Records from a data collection
.....
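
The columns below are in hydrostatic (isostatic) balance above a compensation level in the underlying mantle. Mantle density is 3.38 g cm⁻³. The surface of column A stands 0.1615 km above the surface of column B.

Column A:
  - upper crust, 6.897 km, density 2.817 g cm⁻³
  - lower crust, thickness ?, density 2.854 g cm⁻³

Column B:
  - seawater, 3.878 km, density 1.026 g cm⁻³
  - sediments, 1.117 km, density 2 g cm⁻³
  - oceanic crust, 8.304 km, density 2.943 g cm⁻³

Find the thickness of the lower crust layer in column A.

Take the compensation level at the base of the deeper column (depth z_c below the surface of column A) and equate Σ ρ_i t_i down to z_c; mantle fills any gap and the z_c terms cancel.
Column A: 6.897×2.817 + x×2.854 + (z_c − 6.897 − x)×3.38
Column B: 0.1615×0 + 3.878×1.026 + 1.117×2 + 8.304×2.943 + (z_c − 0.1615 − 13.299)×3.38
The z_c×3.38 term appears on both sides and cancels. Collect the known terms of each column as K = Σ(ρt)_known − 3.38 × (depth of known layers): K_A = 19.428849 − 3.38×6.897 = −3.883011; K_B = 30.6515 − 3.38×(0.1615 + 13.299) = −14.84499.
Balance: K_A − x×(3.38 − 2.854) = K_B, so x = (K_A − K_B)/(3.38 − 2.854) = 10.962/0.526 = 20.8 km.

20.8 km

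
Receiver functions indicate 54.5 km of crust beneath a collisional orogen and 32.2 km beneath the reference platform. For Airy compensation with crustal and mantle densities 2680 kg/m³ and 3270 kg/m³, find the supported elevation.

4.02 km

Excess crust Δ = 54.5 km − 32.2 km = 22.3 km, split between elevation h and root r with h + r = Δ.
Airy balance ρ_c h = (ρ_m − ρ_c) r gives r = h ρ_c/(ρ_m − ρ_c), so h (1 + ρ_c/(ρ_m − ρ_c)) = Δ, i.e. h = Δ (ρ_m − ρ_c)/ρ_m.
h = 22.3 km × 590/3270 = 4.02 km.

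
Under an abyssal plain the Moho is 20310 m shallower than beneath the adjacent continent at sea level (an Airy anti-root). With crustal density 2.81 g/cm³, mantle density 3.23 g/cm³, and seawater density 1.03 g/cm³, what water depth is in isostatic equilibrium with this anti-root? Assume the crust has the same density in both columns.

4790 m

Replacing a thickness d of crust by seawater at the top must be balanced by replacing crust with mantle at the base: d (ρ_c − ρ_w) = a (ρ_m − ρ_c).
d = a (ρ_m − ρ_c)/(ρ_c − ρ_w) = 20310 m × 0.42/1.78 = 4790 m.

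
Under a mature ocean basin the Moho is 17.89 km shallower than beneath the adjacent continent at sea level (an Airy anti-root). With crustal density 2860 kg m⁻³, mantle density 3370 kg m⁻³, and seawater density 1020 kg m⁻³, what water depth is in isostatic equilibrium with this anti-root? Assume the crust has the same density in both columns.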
.....
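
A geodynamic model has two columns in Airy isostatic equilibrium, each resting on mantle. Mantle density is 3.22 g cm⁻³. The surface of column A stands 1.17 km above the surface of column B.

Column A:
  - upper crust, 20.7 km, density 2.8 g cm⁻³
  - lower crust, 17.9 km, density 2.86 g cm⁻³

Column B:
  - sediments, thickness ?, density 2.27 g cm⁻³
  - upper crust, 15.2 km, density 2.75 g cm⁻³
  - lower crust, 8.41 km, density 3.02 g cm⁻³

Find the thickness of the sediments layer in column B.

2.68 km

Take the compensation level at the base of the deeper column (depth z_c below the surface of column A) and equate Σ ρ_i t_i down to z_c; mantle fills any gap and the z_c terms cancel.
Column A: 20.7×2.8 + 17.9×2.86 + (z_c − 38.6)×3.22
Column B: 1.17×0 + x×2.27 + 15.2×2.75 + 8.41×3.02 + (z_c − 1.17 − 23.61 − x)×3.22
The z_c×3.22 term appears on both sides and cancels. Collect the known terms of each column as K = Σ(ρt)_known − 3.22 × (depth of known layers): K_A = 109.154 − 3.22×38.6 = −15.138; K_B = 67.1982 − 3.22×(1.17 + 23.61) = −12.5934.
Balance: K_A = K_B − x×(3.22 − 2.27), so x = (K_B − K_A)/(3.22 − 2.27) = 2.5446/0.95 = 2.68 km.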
.....
■ **Task instructions**
Look back at the data above. Transcribe exactly the lines starting at the line that contains "A geodynamic model" and ending at the line that contains "- sediments, thickness".

■ **Result of this exercise**
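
A geodynamic model has two columns in Airy isostatic equilibrium, each resting on mantle. Mantle density is 3.22 g cm⁻³. The surface of column A stands 1.17 km above the surface of column B.

Column A:
  - upper crust, 20.7 km, density 2.8 g cm⁻³
  - lower crust, 17.9 km, density 2.86 g cm⁻³

Column B:
  - sediments, thickness ?, density 2.27 g cm⁻³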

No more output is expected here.